Collected data entries
<<<<

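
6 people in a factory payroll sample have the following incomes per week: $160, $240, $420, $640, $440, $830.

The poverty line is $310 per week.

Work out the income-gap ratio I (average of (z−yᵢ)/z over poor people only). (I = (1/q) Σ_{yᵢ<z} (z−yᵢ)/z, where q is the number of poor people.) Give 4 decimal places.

Below the line: $160, $240 (q = 2 of N = 6).
Shortfall ratios (z−y)/z: 0.4839, 0.2258; sum = 0.709677.
I averages over the q = 2 poor units only: 0.709677 / 2 = 0.3548.

0.3548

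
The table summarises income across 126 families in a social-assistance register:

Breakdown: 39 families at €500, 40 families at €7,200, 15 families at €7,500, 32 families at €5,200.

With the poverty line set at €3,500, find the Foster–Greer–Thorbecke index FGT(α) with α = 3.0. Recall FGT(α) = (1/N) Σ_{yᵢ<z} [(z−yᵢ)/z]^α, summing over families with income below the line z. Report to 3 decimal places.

0.195

Below z: 39×€500 (q = 39 of N = 126).
Normalized shortfalls: (3500−500)/3500 = 0.8571 (×39).
Raised to α = 3.0: 0.62974 (×39).
Sum = 24.559767; FGT(3.0) = 24.559767 / 126 = 0.195.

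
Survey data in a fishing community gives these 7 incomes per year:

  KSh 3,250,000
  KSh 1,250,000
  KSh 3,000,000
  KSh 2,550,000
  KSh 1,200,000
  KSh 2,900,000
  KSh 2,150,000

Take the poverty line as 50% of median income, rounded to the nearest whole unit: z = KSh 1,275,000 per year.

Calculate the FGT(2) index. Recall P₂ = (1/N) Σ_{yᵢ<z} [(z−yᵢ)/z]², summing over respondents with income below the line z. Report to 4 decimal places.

Incomes under z: KSh 1,200,000, KSh 1,250,000 (q = 2 of N = 7).
Shortfall ratios: (1275000−1200000)/1275000 = 0.0588; (1275000−1250000)/1275000 = 0.0196.
Squared: 0.0035; 0.0004.
Sum = 0.003845; P₂ = 0.003845 / 7 = 0.0005.

0.0005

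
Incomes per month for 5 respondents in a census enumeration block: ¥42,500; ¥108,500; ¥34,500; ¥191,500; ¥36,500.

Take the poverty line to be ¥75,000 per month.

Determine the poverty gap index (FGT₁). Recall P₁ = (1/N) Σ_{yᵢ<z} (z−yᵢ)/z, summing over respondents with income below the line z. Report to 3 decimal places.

Below z: ¥34,500, ¥36,500, ¥42,500 (q = 3 of N = 5).
Gap ratios (z−y)/z: (75000−34500)/75000 = 0.5400; (75000−36500)/75000 = 0.5133; (75000−42500)/75000 = 0.4333.
Sum of shortfalls = 1.486667; P₁ averages over all N: 1.486667 / 5 = 0.297.

0.297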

>>>>

» TASK DESCRIPTION: The answer should be one number, namely how many lines of the entries above include the string "year".

» WORKED SOLUTION: 2